• _TASK BRIEF_
Once you find the line with "Answer the following optimization question. A", copy it and every line after it through the end of the entries below, exactly as written.

Stored data entries
- - -

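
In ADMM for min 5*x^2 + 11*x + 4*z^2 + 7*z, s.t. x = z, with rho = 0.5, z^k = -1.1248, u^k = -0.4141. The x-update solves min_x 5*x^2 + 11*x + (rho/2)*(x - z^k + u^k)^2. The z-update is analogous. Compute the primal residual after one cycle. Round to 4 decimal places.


ADMM iteration with rho = 0.5, z^k = -1.1248, u^k = -0.4141
Step 1: x-update.
Minimize 5*x^2 + 11*x + (0.5/2)*(x + 1.1248 - 0.4141)^2
FOC: (2*5 + 0.5)*x = -11 + 0.5*(-1.1248 + 0.4141)
x^{k+1} = -1.0815
Step 2: z-update.
Minimize 4*z^2 + 7*z + (0.5/2)*(-1.0815 - z - 0.4141)^2
FOC: (2*4 + 0.5)*z = -7 + 0.5*(-1.0815 - 0.4141)
z^{k+1} = -0.9115
Step 3: u-update.
u^{k+1} = -0.4141 - 1.0815 + 0.9115 = -0.5841
Step 4: Primal residual = |-1.0815 + 0.9115| = 0.17


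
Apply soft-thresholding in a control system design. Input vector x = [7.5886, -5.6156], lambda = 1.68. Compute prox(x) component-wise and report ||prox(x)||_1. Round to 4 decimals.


Soft-thresholding with lambda = 1.68:
prox(7.5886) = sign(7.5886)*max(|7.5886| - 1.68, 0) = 5.9086
prox(-5.6156) = sign(-5.6156)*max(|-5.6156| - 1.68, 0) = -3.9356
prox(x) = [5.9086, -3.9356]
||prox(x)||_1 = 5.9086 + 3.9356 = 9.8442


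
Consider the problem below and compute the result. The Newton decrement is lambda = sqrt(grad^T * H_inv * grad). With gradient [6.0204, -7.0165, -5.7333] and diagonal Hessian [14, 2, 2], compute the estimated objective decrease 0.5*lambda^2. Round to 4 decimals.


Step 1: H is diagonal, so H^(-1) * g = [0.43, -3.5083, -2.8667].
Step 2: g^T H^(-1) g = sum_i g_i^2 / H_ii
  = (6.0204)^2/14 + (-7.0165)^2/2 + (-5.7333)^2/2
  = 2.5889 + 24.6156 + 16.4354 = 43.6399
Step 3: Objective decrease = 0.5 * g^T H^(-1) g = 21.82


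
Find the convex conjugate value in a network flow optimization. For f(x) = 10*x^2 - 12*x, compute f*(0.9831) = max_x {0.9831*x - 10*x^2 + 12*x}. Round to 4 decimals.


f*(y) = sup_x {y*x - a*x^2 - b*x} = sup_x {(y-b)*x - a*x^2}
FOC: (y - b) - 2a*x = 0 => x* = (y - b)/(2a)
x* = (0.9831 + 12)/(2*10) = 0.6492
f*(0.9831) = (y-b)^2/(4a) = (0.9831 + 12)^2/(4*10)
= 168.5609/40 = 4.214


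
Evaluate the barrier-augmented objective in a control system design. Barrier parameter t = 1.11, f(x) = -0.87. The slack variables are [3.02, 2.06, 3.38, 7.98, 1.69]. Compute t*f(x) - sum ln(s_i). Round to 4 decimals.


Step 1: Compute log-barrier.
ln values: [1.1053, 0.7227, 1.2179, 2.0769, 0.5247]
phi = -(1.1053 + 0.7227 + 1.2179 + 2.0769 + 0.5247) = -5.6475
Step 2: Compute augmented objective.
t*f(x) = 1.11*-0.87 = -0.9657
Total = -0.9657 - 5.6475 = -6.6132


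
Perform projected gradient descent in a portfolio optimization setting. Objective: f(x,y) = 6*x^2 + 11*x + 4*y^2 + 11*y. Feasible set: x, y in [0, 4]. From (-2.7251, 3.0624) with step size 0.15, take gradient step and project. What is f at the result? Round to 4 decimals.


Step 1: Compute gradient at (-2.7251, 3.0624).
grad_x = 2*6*-2.7251 + 11 = -21.7012
grad_y = 2*4*3.0624 + 11 = 35.4992
Step 2: Gradient step.
x_raw = -2.7251 - 0.15*-21.7012 = 0.5301
y_raw = 3.0624 - 0.15*35.4992 = -2.2625
Step 3: Project onto [0, 4].
x_proj = clip(0.5301) = 0.5301
y_proj = clip(-2.2625) = 0.0
Step 4: Evaluate f.
f(0.5301, 0.0) = 7.5168


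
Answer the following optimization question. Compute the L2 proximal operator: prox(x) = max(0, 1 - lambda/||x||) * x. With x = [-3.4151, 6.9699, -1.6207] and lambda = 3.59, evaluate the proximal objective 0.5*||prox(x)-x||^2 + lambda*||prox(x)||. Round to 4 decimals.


Step 1: Compute ||x||.
||x|| = 7.929
Step 2: Compute scaling factor.
scale = max(0, 1 - 3.59/7.929) = 0.5472
Step 3: prox(x) = [-1.8689, 3.8142, -0.8869]
||prox(x)|| = 4.339
Step 4: Proximal objective.
0.5*||prox-x||^2 = 6.4441
lambda*||prox|| = 15.577
Total = 22.0211


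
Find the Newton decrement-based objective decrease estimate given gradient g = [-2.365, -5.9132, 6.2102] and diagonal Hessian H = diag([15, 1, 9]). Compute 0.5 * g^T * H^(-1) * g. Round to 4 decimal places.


Step 1: H is diagonal, so H^(-1) * g = [-0.1577, -5.9132, 0.69].
Step 2: g^T H^(-1) g = sum_i g_i^2 / H_ii
  = (-2.365)^2/15 + (-5.9132)^2/1 + (6.2102)^2/9
  = 0.3729 + 34.9659 + 4.2852 = 39.624
Step 3: Objective decrease = 0.5 * g^T H^(-1) g = 19.812


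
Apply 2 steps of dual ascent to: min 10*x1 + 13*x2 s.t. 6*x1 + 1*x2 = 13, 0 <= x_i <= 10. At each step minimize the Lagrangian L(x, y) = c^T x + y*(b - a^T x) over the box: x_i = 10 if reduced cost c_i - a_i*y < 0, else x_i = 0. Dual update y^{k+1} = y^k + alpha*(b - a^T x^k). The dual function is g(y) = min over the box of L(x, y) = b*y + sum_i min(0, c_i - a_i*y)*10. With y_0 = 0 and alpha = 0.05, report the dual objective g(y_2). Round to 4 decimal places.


Dual ascent for LP: min 10*x1 + 13*x2, 6*x1 + 1*x2 = 13, 0 <= x_i <= 10
Step 1: y^k = 0.0, reduced costs: (10.0, 13.0)
  x^k = (0.0, 0.0), subgradient = b - a^T x = 13.0
  y^{k+1} = 0.0 + 0.05*13.0 = 0.65
Step 2: y^k = 0.65, reduced costs: (6.1, 12.35)
  x^k = (0.0, 0.0), subgradient = b - a^T x = 13.0
  y^{k+1} = 0.65 + 0.05*13.0 = 1.3
Dual objective at y_2 = 1.3: reduced costs (2.2, 11.7), box minimizer x = (0.0, 0.0)
g(y_2) = b*y + (c1 - a1*y)*x1 + (c2 - a2*y)*x2 = 13*1.3 + 2.2*0.0 + 11.7*0.0 = 16.9 + 0.0 + 0.0 = 16.9


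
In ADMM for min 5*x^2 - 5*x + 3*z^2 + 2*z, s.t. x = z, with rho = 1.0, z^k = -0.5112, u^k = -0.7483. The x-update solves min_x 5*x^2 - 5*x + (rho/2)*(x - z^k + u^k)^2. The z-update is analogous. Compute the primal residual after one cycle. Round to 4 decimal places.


ADMM iteration with rho = 1.0, z^k = -0.5112, u^k = -0.7483
Step 1: x-update.
Minimize 5*x^2 - 5*x + (1.0/2)*(x + 0.5112 - 0.7483)^2
FOC: (2*5 + 1.0)*x = 5 + 1.0*(-0.5112 + 0.7483)
x^{k+1} = 0.4761
Step 2: z-update.
Minimize 3*z^2 + 2*z + (1.0/2)*(0.4761 - z - 0.7483)^2
FOC: (2*3 + 1.0)*z = -2 + 1.0*(0.4761 - 0.7483)
z^{k+1} = -0.3246
Step 3: u-update.
u^{k+1} = -0.7483 + 0.4761 + 0.3246 = 0.0524
Step 4: Primal residual = |0.4761 + 0.3246| = 0.8007


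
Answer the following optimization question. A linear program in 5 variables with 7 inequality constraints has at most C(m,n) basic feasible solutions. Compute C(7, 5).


Each vertex corresponds to some choice of n active constraints out of m, so the number of vertices is at most C(m, n) = m! / (n!(m-n)!).
m = 7, n = 5
Numerator: 7 * 6 * 5 * 4 * 3
Denominator: 5! = 120
C(7, 5) = 21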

- - -

• _RESPONSE TO THIS EXERCISE_
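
Answer the following optimization question. A linear program in 5 variables with 7 inequality constraints has at most C(m,n) basic feasible solutions. Compute C(7, 5).


Each vertex corresponds to some choice of n active constraints out of m, so the number of vertices is at most C(m, n) = m! / (n!(m-n)!).
m = 7, n = 5
Numerator: 7 * 6 * 5 * 4 * 3
Denominator: 5! = 120
C(7, 5) = 21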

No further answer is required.